Saved data entries
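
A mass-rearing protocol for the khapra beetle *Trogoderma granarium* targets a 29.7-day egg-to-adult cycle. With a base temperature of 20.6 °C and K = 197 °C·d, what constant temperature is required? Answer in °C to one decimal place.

Required daily accumulation = 197 / 29.7 = 6.633 DD/day.
T = T_base + 6.633 = 20.6 + 6.633 = 27.233 ≈ 27.2 °C.

27.2 °C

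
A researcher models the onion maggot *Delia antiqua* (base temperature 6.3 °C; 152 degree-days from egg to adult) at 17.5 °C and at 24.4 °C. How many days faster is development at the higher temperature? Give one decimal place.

At 17.5 °C: 152 / (17.5 − 6.3) = 152 / 11.2 = 13.571 d.
At 24.4 °C: 152 / (24.4 − 6.3) = 152 / 18.1 = 8.398 d.
Difference = |13.571 − 8.398| = 5.174 ≈ 5.2 days.

5.2 days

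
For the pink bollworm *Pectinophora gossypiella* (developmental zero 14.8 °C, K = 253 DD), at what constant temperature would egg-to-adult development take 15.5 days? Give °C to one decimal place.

Required daily accumulation = 253 / 15.5 = 16.323 DD/day.
T = T_base + 16.323 = 14.8 + 16.323 = 31.123 ≈ 31.1 °C.

31.1 °C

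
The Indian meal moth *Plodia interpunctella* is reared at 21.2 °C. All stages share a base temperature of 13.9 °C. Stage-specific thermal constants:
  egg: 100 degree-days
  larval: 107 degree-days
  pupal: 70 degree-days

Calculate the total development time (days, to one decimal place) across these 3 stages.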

** What is being asked **
Check each line above for the string "stages" and copy those that have it.

** Completed exercise **
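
The Indian meal moth *Plodia interpunctella* is reared at 21.2 °C. All stages share a base temperature of 13.9 °C. Stage-specific thermal constants:
Calculate the total development time (days, to one decimal place) across these 3 stages.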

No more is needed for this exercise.